Stored data:
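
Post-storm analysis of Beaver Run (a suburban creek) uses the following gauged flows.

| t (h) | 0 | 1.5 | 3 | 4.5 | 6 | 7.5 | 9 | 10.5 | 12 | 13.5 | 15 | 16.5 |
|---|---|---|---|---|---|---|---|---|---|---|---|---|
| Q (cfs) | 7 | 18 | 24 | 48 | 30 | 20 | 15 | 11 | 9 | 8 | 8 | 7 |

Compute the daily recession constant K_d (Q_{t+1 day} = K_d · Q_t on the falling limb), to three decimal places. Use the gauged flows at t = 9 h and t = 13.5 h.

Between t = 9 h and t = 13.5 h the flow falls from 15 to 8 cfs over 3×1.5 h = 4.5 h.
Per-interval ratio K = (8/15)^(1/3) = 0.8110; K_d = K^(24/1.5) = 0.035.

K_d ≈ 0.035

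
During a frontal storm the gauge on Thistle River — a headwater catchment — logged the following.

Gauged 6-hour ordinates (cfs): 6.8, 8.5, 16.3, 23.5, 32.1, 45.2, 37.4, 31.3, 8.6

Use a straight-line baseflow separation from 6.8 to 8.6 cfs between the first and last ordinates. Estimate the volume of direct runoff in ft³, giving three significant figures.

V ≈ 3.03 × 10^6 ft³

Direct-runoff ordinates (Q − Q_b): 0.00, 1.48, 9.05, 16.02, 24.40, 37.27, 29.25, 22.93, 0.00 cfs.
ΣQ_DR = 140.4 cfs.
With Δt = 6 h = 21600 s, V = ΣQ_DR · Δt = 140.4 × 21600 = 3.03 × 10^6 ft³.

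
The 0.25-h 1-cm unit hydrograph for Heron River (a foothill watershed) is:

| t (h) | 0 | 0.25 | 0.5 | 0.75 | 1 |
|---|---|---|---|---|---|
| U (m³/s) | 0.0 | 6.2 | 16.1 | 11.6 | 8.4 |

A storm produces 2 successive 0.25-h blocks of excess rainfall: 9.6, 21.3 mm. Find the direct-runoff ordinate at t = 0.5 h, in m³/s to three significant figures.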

Directions for this task: Where a line of the data above includes the string "River", pull it out.

Problem solution:
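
During a frontal storm the gauge on Thistle River — a headwater catchment — logged the following.
The 0.25-h 1-cm unit hydrograph for Heron River (a foothill watershed) is: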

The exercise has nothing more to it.